_Task description_
Pick out the lines below with "sits" and list them.

_Data excerpts_

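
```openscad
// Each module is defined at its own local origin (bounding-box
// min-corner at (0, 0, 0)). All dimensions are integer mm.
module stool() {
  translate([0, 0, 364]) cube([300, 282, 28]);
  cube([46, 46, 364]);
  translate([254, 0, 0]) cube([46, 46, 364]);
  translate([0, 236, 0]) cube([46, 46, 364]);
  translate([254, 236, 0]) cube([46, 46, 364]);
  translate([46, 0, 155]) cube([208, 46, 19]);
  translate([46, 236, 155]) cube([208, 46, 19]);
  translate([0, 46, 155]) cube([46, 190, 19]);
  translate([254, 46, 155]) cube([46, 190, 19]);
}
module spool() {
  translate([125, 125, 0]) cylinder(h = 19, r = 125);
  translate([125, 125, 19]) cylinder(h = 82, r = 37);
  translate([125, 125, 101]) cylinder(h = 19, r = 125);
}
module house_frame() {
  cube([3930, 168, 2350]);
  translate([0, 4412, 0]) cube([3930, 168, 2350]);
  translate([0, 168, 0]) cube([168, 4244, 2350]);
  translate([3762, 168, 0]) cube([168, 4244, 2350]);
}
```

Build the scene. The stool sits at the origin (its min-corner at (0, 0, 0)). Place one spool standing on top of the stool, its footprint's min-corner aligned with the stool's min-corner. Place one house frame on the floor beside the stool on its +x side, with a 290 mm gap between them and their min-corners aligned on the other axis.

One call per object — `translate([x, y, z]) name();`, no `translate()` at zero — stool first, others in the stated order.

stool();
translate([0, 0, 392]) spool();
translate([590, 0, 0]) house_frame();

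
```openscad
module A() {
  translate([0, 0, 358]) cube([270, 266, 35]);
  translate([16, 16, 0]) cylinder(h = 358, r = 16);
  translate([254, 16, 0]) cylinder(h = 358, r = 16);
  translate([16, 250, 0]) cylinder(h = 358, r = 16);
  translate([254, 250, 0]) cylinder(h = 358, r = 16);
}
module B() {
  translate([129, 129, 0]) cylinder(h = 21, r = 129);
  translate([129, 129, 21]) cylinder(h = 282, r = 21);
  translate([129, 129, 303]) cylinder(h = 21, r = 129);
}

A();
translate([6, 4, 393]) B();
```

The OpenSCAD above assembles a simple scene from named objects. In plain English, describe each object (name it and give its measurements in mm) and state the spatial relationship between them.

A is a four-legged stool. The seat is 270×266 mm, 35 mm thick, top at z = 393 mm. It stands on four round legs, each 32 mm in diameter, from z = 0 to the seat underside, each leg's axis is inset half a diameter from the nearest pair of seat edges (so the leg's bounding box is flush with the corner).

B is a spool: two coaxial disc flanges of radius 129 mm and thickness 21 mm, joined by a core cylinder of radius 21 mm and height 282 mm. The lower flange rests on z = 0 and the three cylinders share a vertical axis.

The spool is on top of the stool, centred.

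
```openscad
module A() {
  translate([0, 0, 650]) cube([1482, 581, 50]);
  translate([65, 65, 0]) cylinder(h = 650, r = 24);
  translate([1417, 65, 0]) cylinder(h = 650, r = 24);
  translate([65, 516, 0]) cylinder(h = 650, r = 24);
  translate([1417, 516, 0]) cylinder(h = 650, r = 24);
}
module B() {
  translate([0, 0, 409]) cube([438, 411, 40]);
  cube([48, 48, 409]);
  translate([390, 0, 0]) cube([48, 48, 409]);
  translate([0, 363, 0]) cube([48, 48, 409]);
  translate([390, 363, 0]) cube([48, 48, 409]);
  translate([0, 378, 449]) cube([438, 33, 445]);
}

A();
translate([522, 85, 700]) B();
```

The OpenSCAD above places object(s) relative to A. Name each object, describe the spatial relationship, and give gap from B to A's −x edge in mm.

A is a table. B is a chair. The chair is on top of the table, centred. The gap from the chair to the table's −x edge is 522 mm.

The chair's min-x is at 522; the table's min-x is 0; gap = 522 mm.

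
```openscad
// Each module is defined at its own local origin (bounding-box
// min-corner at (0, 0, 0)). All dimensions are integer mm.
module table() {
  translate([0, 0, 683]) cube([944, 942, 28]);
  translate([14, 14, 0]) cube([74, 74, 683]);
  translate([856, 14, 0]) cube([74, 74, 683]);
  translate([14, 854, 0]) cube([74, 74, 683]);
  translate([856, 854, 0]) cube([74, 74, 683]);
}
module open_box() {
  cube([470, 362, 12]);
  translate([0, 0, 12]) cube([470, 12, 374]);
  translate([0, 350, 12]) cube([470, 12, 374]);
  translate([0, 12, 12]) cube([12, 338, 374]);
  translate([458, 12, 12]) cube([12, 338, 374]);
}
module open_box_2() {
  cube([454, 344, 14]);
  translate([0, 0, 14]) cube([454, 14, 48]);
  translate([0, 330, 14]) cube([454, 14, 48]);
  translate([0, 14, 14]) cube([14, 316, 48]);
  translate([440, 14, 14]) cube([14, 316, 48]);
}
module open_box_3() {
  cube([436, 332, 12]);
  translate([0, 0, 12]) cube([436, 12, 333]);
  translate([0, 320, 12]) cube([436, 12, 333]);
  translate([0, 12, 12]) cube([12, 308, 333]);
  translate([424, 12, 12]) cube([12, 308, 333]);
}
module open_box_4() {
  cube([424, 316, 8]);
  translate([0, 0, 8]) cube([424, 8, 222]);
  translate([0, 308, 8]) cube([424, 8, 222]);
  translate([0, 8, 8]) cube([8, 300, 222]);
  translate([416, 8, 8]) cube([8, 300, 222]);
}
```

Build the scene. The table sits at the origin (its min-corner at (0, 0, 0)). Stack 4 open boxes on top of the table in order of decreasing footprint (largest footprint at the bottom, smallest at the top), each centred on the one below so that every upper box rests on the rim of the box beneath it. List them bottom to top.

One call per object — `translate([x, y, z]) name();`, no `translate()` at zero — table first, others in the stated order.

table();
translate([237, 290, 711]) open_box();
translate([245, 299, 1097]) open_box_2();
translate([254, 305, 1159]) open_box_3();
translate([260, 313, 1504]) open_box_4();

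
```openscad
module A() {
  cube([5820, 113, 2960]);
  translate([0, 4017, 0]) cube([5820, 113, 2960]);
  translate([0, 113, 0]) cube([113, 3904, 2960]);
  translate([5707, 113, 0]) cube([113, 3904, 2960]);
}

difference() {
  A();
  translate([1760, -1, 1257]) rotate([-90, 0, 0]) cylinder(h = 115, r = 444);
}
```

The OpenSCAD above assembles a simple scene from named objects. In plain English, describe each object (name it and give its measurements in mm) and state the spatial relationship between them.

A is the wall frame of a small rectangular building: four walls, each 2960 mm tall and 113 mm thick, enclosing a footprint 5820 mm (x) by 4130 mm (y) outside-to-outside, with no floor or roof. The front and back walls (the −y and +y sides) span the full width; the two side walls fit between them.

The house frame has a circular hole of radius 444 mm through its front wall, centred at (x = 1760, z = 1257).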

_Final answer_
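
Build the scene. The stool sits at the origin (its min-corner at (0, 0, 0)). Place one spool standing on top of the stool, its footprint's min-corner aligned with the stool's min-corner. Place one house frame on the floor beside the stool on its +x side, with a 290 mm gap between them and their min-corners aligned on the other axis.
Build the scene. The table sits at the origin (its min-corner at (0, 0, 0)). Stack 4 open boxes on top of the table in order of decreasing footprint (largest footprint at the bottom, smallest at the top), each centred on the one below so that every upper box rests on the rim of the box beneath it. List them bottom to top.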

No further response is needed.